(Beginning of Data for analysis)
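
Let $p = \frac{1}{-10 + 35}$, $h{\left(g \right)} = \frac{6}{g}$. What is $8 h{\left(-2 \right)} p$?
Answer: $- \frac{24}{25} \approx -0.96$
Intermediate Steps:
$p = \frac{1}{25} \approx 0.04$
$8 h{\left(-2 \right)} p = 8 \frac{6}{-2} \cdot \frac{1}{25} = 8 \cdot 6 \left(- \frac{1}{2}\right) \frac{1}{25} = 8 \left(-3\right) \frac{1}{25} = \left(-24\right) \frac{1}{25} = - \frac{24}{25}$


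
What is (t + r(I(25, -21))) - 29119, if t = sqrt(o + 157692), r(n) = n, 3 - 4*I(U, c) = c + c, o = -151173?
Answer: -116431/4 + sqrt(6519) ≈ -29027.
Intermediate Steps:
I(U, c) = 3/4 - c/2 (I(U, c) = 3/4 - (c + c)/4 = 3/4 - c/2)
t = sqrt(6519) (t = sqrt(-151173 + 157692) = sqrt(6519) ≈ 80.740)
(t + r(I(25, -21))) - 29119 = (sqrt(6519) + (3/4 - 1/2*(-21))) - 29119 = (sqrt(6519) + (3/4 + 21/2)) - 29119 = (sqrt(6519) + 45/4) - 29119 = (45/4 + sqrt(6519)) - 29119 = -116431/4 + sqrt(6519)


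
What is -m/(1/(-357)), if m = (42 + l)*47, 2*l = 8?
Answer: 771834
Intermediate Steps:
l = 4 (l = (1/2)*8 = 4)
m = 2162 (m = (42 + 4)*47 = 46*47 = 2162)
-m/(1/(-357)) = -2162/(1/(-357)) = -2162/(-1/357) = -2162*(-357) = -1*(-771834) = 771834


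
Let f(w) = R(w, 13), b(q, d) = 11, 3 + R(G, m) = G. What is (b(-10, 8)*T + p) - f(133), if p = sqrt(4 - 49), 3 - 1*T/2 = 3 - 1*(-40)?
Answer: -1010 + 3*I*sqrt(5) ≈ -1010.0 + 6.7082*I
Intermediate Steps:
R(G, m) = -3 + G
T = -80 (T = 6 - 2*(3 - 1*(-40)) = 6 - 2*(3 + 40) = 6 - 2*43 = 6 - 86 = -80)
f(w) = -3 + w
p = 3*I*sqrt(5) (p = sqrt(-45) = 3*I*sqrt(5) ≈ 6.7082*I)
(b(-10, 8)*T + p) - f(133) = (11*(-80) + 3*I*sqrt(5)) - (-3 + 133) = (-880 + 3*I*sqrt(5)) - 1*130 = (-880 + 3*I*sqrt(5)) - 130 = -1010 + 3*I*sqrt(5)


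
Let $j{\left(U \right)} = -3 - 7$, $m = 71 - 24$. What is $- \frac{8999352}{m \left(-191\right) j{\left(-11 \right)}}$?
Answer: $- \frac{4499676}{44885} \approx -100.25$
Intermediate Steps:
$m = 47$
$j{\left(U \right)} = -10$ ($j{\left(U \right)} = -3 - 7 = -10$)
$- \frac{8999352}{m \left(-191\right) j{\left(-11 \right)}} = - \frac{8999352}{47 \left(-191\right) \left(-10\right)} = - \frac{8999352}{\left(-8977\right) \left(-10\right)} = - \frac{8999352}{89770} = \left(-8999352\right) \frac{1}{89770} = - \frac{4499676}{44885}$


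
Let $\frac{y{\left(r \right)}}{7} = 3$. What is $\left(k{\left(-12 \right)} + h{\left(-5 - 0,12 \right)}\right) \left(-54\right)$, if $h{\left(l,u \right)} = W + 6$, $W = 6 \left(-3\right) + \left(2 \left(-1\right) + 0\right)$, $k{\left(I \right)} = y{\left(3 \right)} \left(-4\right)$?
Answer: $5292$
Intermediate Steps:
$y{\left(r \right)} = 21$ ($y{\left(r \right)} = 7 \cdot 3 = 21$)
$k{\left(I \right)} = -84$ ($k{\left(I \right)} = 21 \left(-4\right) = -84$)
$W = -20$ ($W = -18 + \left(-2 + 0\right) = -18 - 2 = -20$)
$h{\left(l,u \right)} = -14$ ($h{\left(l,u \right)} = -20 + 6 = -14$)
$\left(k{\left(-12 \right)} + h{\left(-5 - 0,12 \right)}\right) \left(-54\right) = \left(-84 - 14\right) \left(-54\right) = \left(-98\right) \left(-54\right) = 5292$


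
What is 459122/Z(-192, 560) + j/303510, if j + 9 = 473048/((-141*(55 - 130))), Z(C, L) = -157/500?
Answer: -736803175028923939/503910065250 ≈ -1.4622e+6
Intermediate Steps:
Z(C, L) = -157/500 (Z(C, L) = -157*1/500 = -157/500)
j = 377873/10575 (j = -9 + 473048/((-141*(55 - 130))) = -9 + 473048/((-141*(-75))) = -9 + 473048/10575 = 377873/10575 ≈ 35.733)
459122/Z(-192, 560) + j/303510 = 459122/(-157/500) + (377873/10575)/303510 = 459122*(-500/157) + (377873/10575)*(1/303510) = -229561000/157 + 377873/3209618250 = -736803175028923939/503910065250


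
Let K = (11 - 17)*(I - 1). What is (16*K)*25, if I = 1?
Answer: 0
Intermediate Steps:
K = 0 (K = (11 - 17)*(1 - 1) = -6*0 = 0)
(16*K)*25 = (16*0)*25 = 0*25 = 0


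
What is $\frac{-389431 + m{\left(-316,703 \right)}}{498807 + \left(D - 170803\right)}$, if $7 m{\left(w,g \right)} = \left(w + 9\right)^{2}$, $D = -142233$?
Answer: $- \frac{2631768}{1300397} \approx -2.0238$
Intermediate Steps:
$m{\left(w,g \right)} = \frac{\left(9 + w\right)^{2}}{7}$ ($m{\left(w,g \right)} = \frac{\left(w + 9\right)^{2}}{7} = \frac{\left(9 + w\right)^{2}}{7}$)
$\frac{-389431 + m{\left(-316,703 \right)}}{498807 + \left(D - 170803\right)} = \frac{-389431 + \frac{\left(9 - 316\right)^{2}}{7}}{498807 - 313036} = \frac{-389431 + \frac{\left(-307\right)^{2}}{7}}{498807 - 313036} = \frac{-389431 + \frac{1}{7} \cdot 94249}{498807 - 313036} = \frac{-389431 + \frac{94249}{7}}{185771} = \left(- \frac{2631768}{7}\right) \frac{1}{185771} = - \frac{2631768}{1300397}$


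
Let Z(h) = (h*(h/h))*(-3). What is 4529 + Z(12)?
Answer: 4493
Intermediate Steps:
Z(h) = -3*h (Z(h) = (h*1)*(-3) = h*(-3) = -3*h)
4529 + Z(12) = 4529 - 3*12 = 4529 - 36 = 4493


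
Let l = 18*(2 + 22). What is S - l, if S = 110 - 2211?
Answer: -2533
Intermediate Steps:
l = 432 (l = 18*24 = 432)
S = -2101
S - l = -2101 - 1*432 = -2101 - 432 = -2533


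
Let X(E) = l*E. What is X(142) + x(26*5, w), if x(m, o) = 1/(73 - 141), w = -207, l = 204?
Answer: 1969823/68 ≈ 28968.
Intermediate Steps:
X(E) = 204*E
x(m, o) = -1/68 (x(m, o) = 1/(-68) = -1/68)
X(142) + x(26*5, w) = 204*142 - 1/68 = 28968 - 1/68 = 1969823/68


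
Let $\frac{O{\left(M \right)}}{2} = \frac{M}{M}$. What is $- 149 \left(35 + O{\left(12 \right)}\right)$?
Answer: $-5513$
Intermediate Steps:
$O{\left(M \right)} = 2$ ($O{\left(M \right)} = 2 \frac{M}{M} = 2 \cdot 1 = 2$)
$- 149 \left(35 + O{\left(12 \right)}\right) = - 149 \left(35 + 2\right) = \left(-149\right) 37 = -5513$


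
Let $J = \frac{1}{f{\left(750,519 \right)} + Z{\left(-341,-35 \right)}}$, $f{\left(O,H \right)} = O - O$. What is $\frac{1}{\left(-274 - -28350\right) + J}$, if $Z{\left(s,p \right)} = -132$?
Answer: $\frac{132}{3706031} \approx 3.5618 \cdot 10^{-5}$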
(End of Data for analysis)
▶ **Directions for this task**
Only the lines from the one containing "Answer: -2533" through the end of the records above belong in the output, each exactly as it stands, both ends included.

▶ **Answer space**
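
Answer: -2533
Intermediate Steps:
l = 432 (l = 18*24 = 432)
S = -2101
S - l = -2101 - 1*432 = -2101 - 432 = -2533


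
Let X(E) = l*E. What is X(142) + x(26*5, w), if x(m, o) = 1/(73 - 141), w = -207, l = 204?
Answer: 1969823/68 ≈ 28968.
Intermediate Steps:
X(E) = 204*E
x(m, o) = -1/68 (x(m, o) = 1/(-68) = -1/68)
X(142) + x(26*5, w) = 204*142 - 1/68 = 28968 - 1/68 = 1969823/68


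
Let $\frac{O{\left(M \right)}}{2} = \frac{M}{M}$. What is $- 149 \left(35 + O{\left(12 \right)}\right)$?
Answer: $-5513$
Intermediate Steps:
$O{\left(M \right)} = 2$ ($O{\left(M \right)} = 2 \frac{M}{M} = 2 \cdot 1 = 2$)
$- 149 \left(35 + O{\left(12 \right)}\right) = - 149 \left(35 + 2\right) = \left(-149\right) 37 = -5513$


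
Let $J = \frac{1}{f{\left(750,519 \right)} + Z{\left(-341,-35 \right)}}$, $f{\left(O,H \right)} = O - O$. What is $\frac{1}{\left(-274 - -28350\right) + J}$, if $Z{\left(s,p \right)} = -132$?
Answer: $\frac{132}{3706031} \approx 3.5618 \cdot 10^{-5}$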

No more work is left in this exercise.